#### What is needed
Beginning with the opening line, set down each line of the material below exactly, stopping once the line with "Answer: $-10264320$" is done.

#### Supplied material
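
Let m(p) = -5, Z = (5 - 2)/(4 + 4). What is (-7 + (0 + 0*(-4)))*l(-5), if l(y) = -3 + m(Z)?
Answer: 56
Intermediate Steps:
Z = 3/8 ≈ 0.37500
l(y) = -8 (l(y) = -3 - 5 = -8)
(-7 + (0 + 0*(-4)))*l(-5) = (-7 + (0 + 0*(-4)))*(-8) = (-7 + (0 + 0))*(-8) = (-7 + 0)*(-8) = -7*(-8) = 56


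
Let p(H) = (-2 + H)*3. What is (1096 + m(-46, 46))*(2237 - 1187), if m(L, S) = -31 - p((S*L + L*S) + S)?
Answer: 14310450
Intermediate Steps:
p(H) = -6 + 3*H
m(L, S) = -25 - 3*S - 6*L*S (m(L, S) = -31 - (-6 + 3*((S*L + L*S) + S)) = -31 - (-6 + 3*((L*S + L*S) + S)) = -31 - (-6 + 3*(2*L*S + S)) = -31 - (-6 + 3*(S + 2*L*S)) = -31 - (-6 + (3*S + 6*L*S)) = -31 - (-6 + 3*S + 6*L*S) = -31 + (6 - 3*S - 6*L*S) = -25 - 3*S - 6*L*S)
(1096 + m(-46, 46))*(2237 - 1187) = (1096 + (-25 - 3*46*(1 + 2*(-46))))*(2237 - 1187) = (1096 + (-25 - 3*46*(1 - 92)))*1050 = (1096 + (-25 - 3*46*(-91)))*1050 = (1096 + (-25 + 12558))*1050 = (1096 + 12533)*1050 = 13629*1050 = 14310450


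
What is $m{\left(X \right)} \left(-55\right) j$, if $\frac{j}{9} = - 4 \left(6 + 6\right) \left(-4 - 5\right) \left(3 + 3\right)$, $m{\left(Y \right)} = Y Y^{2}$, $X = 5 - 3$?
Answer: $-10264320$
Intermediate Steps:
$X = 2$
$m{\left(Y \right)} = Y^{3}$
$j = 23328$ ($j = 9 - 4 \left(6 + 6\right) \left(-4 - 5\right) \left(3 + 3\right) = 9 - 4 \cdot 12 \left(-9\right) 6 = 9 \left(-4\right) \left(-108\right) 6 = 9 \cdot 432 \cdot 6 = 9 \cdot 2592 = 23328$)
$m{\left(X \right)} \left(-55\right) j = 2^{3} \left(-55\right) 23328 = 8 \left(-55\right) 23328 = \left(-440\right) 23328 = -10264320$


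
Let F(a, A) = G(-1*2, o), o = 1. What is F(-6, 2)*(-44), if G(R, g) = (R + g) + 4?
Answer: -132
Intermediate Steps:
G(R, g) = 4 + R + g
F(a, A) = 3 (F(a, A) = 4 - 1*2 + 1 = 4 - 2 + 1 = 3)
F(-6, 2)*(-44) = 3*(-44) = -132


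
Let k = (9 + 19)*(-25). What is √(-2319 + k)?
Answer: I*√3019 ≈ 54.945*I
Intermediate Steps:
k = -700 (k = 28*(-25) = -700)
√(-2319 + k) = √(-2319 - 700) = √(-3019) = I*√3019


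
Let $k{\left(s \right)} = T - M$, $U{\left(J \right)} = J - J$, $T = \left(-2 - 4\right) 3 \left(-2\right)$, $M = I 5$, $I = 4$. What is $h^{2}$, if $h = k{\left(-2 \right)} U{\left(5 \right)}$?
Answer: $0$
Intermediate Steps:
$M = 20$ ($M = 4 \cdot 5 = 20$)
$T = 36$ ($T = \left(-6\right) 3 \left(-2\right) = \left(-18\right) \left(-2\right) = 36$)
$U{\left(J \right)} = 0$
$k{\left(s \right)} = 16$ ($k{\left(s \right)} = 36 - 20 = 16$)
$h = 0$ ($h = 16 \cdot 0 = 0$)
$h^{2} = 0^{2} = 0$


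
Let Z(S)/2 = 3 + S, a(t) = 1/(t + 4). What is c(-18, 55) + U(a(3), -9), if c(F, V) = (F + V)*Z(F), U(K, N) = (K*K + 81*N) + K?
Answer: -90103/49 ≈ -1838.8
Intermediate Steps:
a(t) = 1/(4 + t)
U(K, N) = K + K² + 81*N (U(K, N) = (K² + 81*N) + K = K + K² + 81*N)
Z(S) = 6 + 2*S (Z(S) = 2*(3 + S) = 6 + 2*S)
c(F, V) = (6 + 2*F)*(F + V) (c(F, V) = (F + V)*(6 + 2*F) = (6 + 2*F)*(F + V))
c(-18, 55) + U(a(3), -9) = 2*(3 - 18)*(-18 + 55) + (1/(4 + 3) + (1/(4 + 3))² + 81*(-9)) = 2*(-15)*37 + (1/7 + (1/7)² - 729) = -1110 + (⅐ + (⅐)² - 729) = -1110 + (⅐ + 1/49 - 729) = -1110 - 35713/49 = -90103/49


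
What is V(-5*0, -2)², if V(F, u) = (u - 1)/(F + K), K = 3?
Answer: 1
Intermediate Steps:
V(F, u) = (-1 + u)/(3 + F) (V(F, u) = (u - 1)/(F + 3) = (-1 + u)/(3 + F))
V(-5*0, -2)² = ((-1 - 2)/(3 - 5*0))² = (-3/(3 + 0))² = (-3/3)² = ((⅓)*(-3))² = (-1)² = 1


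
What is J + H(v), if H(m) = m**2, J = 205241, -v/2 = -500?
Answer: 1205241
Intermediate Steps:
v = 1000 (v = -2*(-500) = 1000)
J + H(v) = 205241 + 1000**2 = 205241 + 1000000 = 1205241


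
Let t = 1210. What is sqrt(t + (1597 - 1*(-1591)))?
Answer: sqrt(4398) ≈ 66.317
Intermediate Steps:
sqrt(t + (1597 - 1*(-1591))) = sqrt(1210 + (1597 - 1*(-1591))) = sqrt(1210 + (1597 + 1591)) = sqrt(1210 + 3188) = sqrt(4398)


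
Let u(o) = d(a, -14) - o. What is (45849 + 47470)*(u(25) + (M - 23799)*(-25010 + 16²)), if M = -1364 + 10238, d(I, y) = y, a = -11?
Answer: 34477022861109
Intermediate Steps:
u(o) = -14 - o
M = 8874
(45849 + 47470)*(u(25) + (M - 23799)*(-25010 + 16²)) = (45849 + 47470)*((-14 - 1*25) + (8874 - 23799)*(-25010 + 16²)) = 93319*((-14 - 25) - 14925*(-25010 + 256)) = 93319*(-39 - 14925*(-24754)) = 93319*(-39 + 369453450) = 93319*369453411 = 34477022861109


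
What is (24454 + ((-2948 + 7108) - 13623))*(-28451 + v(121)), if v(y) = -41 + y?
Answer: -425309661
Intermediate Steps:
(24454 + ((-2948 + 7108) - 13623))*(-28451 + v(121)) = (24454 + ((-2948 + 7108) - 13623))*(-28451 + (-41 + 121)) = (24454 + (4160 - 13623))*(-28451 + 80) = (24454 - 9463)*(-28371) = 14991*(-28371) = -425309661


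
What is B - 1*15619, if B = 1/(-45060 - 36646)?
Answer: -1276166015/81706 ≈ -15619.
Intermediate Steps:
B = -1/81706 (B = 1/(-81706) = -1/81706 ≈ -1.2239e-5)
B - 1*15619 = -1/81706 - 1*15619 = -1/81706 - 15619 = -1276166015/81706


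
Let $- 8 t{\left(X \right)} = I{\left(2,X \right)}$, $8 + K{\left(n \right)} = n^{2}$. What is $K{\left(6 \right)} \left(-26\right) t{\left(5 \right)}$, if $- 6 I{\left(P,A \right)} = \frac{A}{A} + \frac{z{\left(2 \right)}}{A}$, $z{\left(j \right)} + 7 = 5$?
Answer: $- \frac{91}{10} \approx -9.1$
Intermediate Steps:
$z{\left(j \right)} = -2$ ($z{\left(j \right)} = -7 + 5 = -2$)
$I{\left(P,A \right)} = - \frac{1}{6} + \frac{1}{3 A}$ ($I{\left(P,A \right)} = - \frac{\frac{A}{A} - \frac{2}{A}}{6} = - \frac{1 - \frac{2}{A}}{6} = - \frac{1}{6} + \frac{1}{3 A}$)
$K{\left(n \right)} = -8 + n^{2}$
$t{\left(X \right)} = - \frac{2 - X}{48 X}$ ($t{\left(X \right)} = - \frac{\frac{1}{6} \frac{1}{X} \left(2 - X\right)}{8} = - \frac{2 - X}{48 X}$)
$K{\left(6 \right)} \left(-26\right) t{\left(5 \right)} = \left(-8 + 6^{2}\right) \left(-26\right) \frac{-2 + 5}{48 \cdot 5} = \left(-8 + 36\right) \left(-26\right) \frac{1}{48} \cdot \frac{1}{5} \cdot 3 = 28 \left(-26\right) \frac{1}{80} = \left(-728\right) \frac{1}{80} = - \frac{91}{10}$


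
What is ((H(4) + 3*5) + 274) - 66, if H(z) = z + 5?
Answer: 232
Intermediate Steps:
H(z) = 5 + z
((H(4) + 3*5) + 274) - 66 = (((5 + 4) + 3*5) + 274) - 66 = ((9 + 15) + 274) - 66 = (24 + 274) - 66 = 298 - 66 = 232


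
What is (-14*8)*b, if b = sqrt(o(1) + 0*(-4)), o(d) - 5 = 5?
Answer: -112*sqrt(10) ≈ -354.18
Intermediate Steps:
o(d) = 10 (o(d) = 5 + 5 = 10)
b = sqrt(10) (b = sqrt(10 + 0*(-4)) = sqrt(10 + 0) = sqrt(10) ≈ 3.1623)
(-14*8)*b = (-14*8)*sqrt(10) = -112*sqrt(10)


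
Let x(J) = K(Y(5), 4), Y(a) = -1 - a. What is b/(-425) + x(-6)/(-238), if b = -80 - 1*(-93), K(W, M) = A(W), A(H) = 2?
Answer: -116/2975 ≈ -0.038992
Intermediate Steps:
K(W, M) = 2
b = 13 (b = -80 + 93 = 13)
x(J) = 2
b/(-425) + x(-6)/(-238) = 13/(-425) + 2/(-238) = 13*(-1/425) + 2*(-1/238) = -13/425 - 1/119 = -116/2975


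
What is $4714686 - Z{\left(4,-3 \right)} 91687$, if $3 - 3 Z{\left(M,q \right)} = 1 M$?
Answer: $\frac{14235745}{3} \approx 4.7452 \cdot 10^{6}$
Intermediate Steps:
$Z{\left(M,q \right)} = 1 - \frac{M}{3}$ ($Z{\left(M,q \right)} = 1 - \frac{1 M}{3} = 1 - \frac{M}{3}$)
$4714686 - Z{\left(4,-3 \right)} 91687 = 4714686 - \left(1 - \frac{4}{3}\right) 91687 = 4714686 - \left(- \frac{1}{3}\right) 91687 = 4714686 - - \frac{91687}{3} = 4714686 + \frac{91687}{3} = \frac{14235745}{3}$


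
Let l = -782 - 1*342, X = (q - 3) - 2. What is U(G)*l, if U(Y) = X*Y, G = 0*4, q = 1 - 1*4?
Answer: 0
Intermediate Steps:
q = -3 (q = 1 - 4 = -3)
X = -8 (X = (-3 - 3) - 2 = -6 - 2 = -8)
l = -1124 (l = -782 - 342 = -1124)
G = 0
U(Y) = -8*Y
U(G)*l = -8*0*(-1124) = 0*(-1124) = 0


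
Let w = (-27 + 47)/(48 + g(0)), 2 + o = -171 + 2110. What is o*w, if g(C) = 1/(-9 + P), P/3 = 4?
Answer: 23244/29 ≈ 801.52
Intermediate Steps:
P = 12 (P = 3*4 = 12)
g(C) = ⅓ (g(C) = 1/(-9 + 12) = 1/3 = ⅓)
o = 1937 (o = -2 + (-171 + 2110) = -2 + 1939 = 1937)
w = 12/29 (w = (-27 + 47)/(48 + ⅓) = 20/(145/3) = 20*(3/145) = 12/29 ≈ 0.41379)
o*w = 1937*(12/29) = 23244/29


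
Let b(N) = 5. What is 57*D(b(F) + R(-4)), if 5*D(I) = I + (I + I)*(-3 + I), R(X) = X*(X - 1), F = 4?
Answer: 12825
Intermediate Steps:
R(X) = X*(-1 + X)
D(I) = I/5 + 2*I*(-3 + I)/5 (D(I) = (I + (I + I)*(-3 + I))/5 = (I + (2*I)*(-3 + I))/5 = (I + 2*I*(-3 + I))/5 = I/5 + 2*I*(-3 + I)/5)
57*D(b(F) + R(-4)) = 57*((5 - 4*(-1 - 4))*(-5 + 2*(5 - 4*(-1 - 4)))/5) = 57*((5 - 4*(-5))*(-5 + 2*(5 - 4*(-5)))/5) = 57*((5 + 20)*(-5 + 2*(5 + 20))/5) = 57*((1/5)*25*(-5 + 2*25)) = 57*((1/5)*25*(-5 + 50)) = 57*((1/5)*25*45) = 57*225 = 12825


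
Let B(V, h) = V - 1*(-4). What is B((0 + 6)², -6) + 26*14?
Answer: 404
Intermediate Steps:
B(V, h) = 4 + V (B(V, h) = V + 4 = 4 + V)
B((0 + 6)², -6) + 26*14 = (4 + (0 + 6)²) + 26*14 = (4 + 6²) + 364 = (4 + 36) + 364 = 40 + 364 = 404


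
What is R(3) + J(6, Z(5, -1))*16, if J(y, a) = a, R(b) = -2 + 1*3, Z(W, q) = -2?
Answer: -31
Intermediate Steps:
R(b) = 1 (R(b) = -2 + 3 = 1)
R(3) + J(6, Z(5, -1))*16 = 1 - 2*16 = 1 - 32 = -31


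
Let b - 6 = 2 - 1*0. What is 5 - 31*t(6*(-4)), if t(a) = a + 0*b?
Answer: 749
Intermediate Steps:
b = 8 (b = 6 + (2 - 1*0) = 6 + (2 + 0) = 6 + 2 = 8)
t(a) = a (t(a) = a + 0*8 = a + 0 = a)
5 - 31*t(6*(-4)) = 5 - 186*(-4) = 5 - 31*(-24) = 5 + 744 = 749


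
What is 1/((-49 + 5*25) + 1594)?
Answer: 1/1670 ≈ 0.00059880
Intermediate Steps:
1/((-49 + 5*25) + 1594) = 1/((-49 + 125) + 1594) = 1/(76 + 1594) = 1/1670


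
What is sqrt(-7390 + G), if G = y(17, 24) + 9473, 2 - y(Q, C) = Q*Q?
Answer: 2*sqrt(449) ≈ 42.379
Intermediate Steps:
y(Q, C) = 2 - Q**2 (y(Q, C) = 2 - Q*Q = 2 - Q**2)
G = 9186 (G = (2 - 1*17**2) + 9473 = (2 - 1*289) + 9473 = (2 - 289) + 9473 = -287 + 9473 = 9186)
sqrt(-7390 + G) = sqrt(-7390 + 9186) = sqrt(1796) = 2*sqrt(449)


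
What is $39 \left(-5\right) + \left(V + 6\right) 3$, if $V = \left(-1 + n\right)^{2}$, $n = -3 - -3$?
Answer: $-174$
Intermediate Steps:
$n = 0$ ($n = -3 + 3 = 0$)
$V = 1$ ($V = \left(-1 + 0\right)^{2} = \left(-1\right)^{2} = 1$)
$39 \left(-5\right) + \left(V + 6\right) 3 = 39 \left(-5\right) + \left(1 + 6\right) 3 = -195 + 7 \cdot 3 = -195 + 21 = -174$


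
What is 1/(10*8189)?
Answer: 1/81890 ≈ 1.2212e-5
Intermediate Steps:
1/(10*8189) = 1/81890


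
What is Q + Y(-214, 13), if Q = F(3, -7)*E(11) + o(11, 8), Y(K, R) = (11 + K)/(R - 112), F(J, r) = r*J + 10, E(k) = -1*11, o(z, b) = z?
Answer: 13271/99 ≈ 134.05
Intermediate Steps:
E(k) = -11
F(J, r) = 10 + J*r (F(J, r) = J*r + 10 = 10 + J*r)
Y(K, R) = (11 + K)/(-112 + R)
Q = 132 (Q = (10 + 3*(-7))*(-11) + 11 = (10 - 21)*(-11) + 11 = -11*(-11) + 11 = 121 + 11 = 132)
Q + Y(-214, 13) = 132 + (11 - 214)/(-112 + 13) = 132 - 203/(-99) = 132 - 1/99*(-203) = 132 + 203/99 = 13271/99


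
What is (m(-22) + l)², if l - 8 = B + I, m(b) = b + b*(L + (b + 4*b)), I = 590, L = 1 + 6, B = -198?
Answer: 6990736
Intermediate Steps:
L = 7
m(b) = b + b*(7 + 5*b) (m(b) = b + b*(7 + (b + 4*b)) = b + b*(7 + 5*b))
l = 400 (l = 8 + (-198 + 590) = 8 + 392 = 400)
(m(-22) + l)² = (-22*(8 + 5*(-22)) + 400)² = (-22*(8 - 110) + 400)² = (-22*(-102) + 400)² = (2244 + 400)² = 2644² = 6990736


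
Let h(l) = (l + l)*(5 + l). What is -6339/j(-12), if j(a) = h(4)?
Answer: -2113/24 ≈ -88.042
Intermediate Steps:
h(l) = 2*l*(5 + l) (h(l) = (2*l)*(5 + l) = 2*l*(5 + l))
j(a) = 72 (j(a) = 2*4*(5 + 4) = 2*4*9 = 72)
-6339/j(-12) = -6339/72 = -6339*1/72 = -2113/24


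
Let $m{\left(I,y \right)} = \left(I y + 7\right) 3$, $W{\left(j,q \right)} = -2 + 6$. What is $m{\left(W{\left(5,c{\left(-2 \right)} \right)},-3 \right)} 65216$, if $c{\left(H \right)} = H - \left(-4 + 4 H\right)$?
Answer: $-978240$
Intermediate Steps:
$c{\left(H \right)} = 4 - 3 H$ ($c{\left(H \right)} = H - \left(-4 + 4 H\right) = 4 - 3 H$)
$W{\left(j,q \right)} = 4$
$m{\left(I,y \right)} = 21 + 3 I y$ ($m{\left(I,y \right)} = \left(7 + I y\right) 3 = 21 + 3 I y$)
$m{\left(W{\left(5,c{\left(-2 \right)} \right)},-3 \right)} 65216 = \left(21 + 3 \cdot 4 \left(-3\right)\right) 65216 = \left(21 - 36\right) 65216 = \left(-15\right) 65216 = -978240$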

#### Exercise response
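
Let m(p) = -5, Z = (5 - 2)/(4 + 4). What is (-7 + (0 + 0*(-4)))*l(-5), if l(y) = -3 + m(Z)?
Answer: 56
Intermediate Steps:
Z = 3/8 ≈ 0.37500
l(y) = -8 (l(y) = -3 - 5 = -8)
(-7 + (0 + 0*(-4)))*l(-5) = (-7 + (0 + 0*(-4)))*(-8) = (-7 + (0 + 0))*(-8) = (-7 + 0)*(-8) = -7*(-8) = 56


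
Let p(H) = (-2 + H)*3. What is (1096 + m(-46, 46))*(2237 - 1187), if m(L, S) = -31 - p((S*L + L*S) + S)?
Answer: 14310450
Intermediate Steps:
p(H) = -6 + 3*H
m(L, S) = -25 - 3*S - 6*L*S (m(L, S) = -31 - (-6 + 3*((S*L + L*S) + S)) = -31 - (-6 + 3*((L*S + L*S) + S)) = -31 - (-6 + 3*(2*L*S + S)) = -31 - (-6 + 3*(S + 2*L*S)) = -31 - (-6 + (3*S + 6*L*S)) = -31 - (-6 + 3*S + 6*L*S) = -31 + (6 - 3*S - 6*L*S) = -25 - 3*S - 6*L*S)
(1096 + m(-46, 46))*(2237 - 1187) = (1096 + (-25 - 3*46*(1 + 2*(-46))))*(2237 - 1187) = (1096 + (-25 - 3*46*(1 - 92)))*1050 = (1096 + (-25 - 3*46*(-91)))*1050 = (1096 + (-25 + 12558))*1050 = (1096 + 12533)*1050 = 13629*1050 = 14310450


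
What is $m{\left(X \right)} \left(-55\right) j$, if $\frac{j}{9} = - 4 \left(6 + 6\right) \left(-4 - 5\right) \left(3 + 3\right)$, $m{\left(Y \right)} = Y Y^{2}$, $X = 5 - 3$?
Answer: $-10264320$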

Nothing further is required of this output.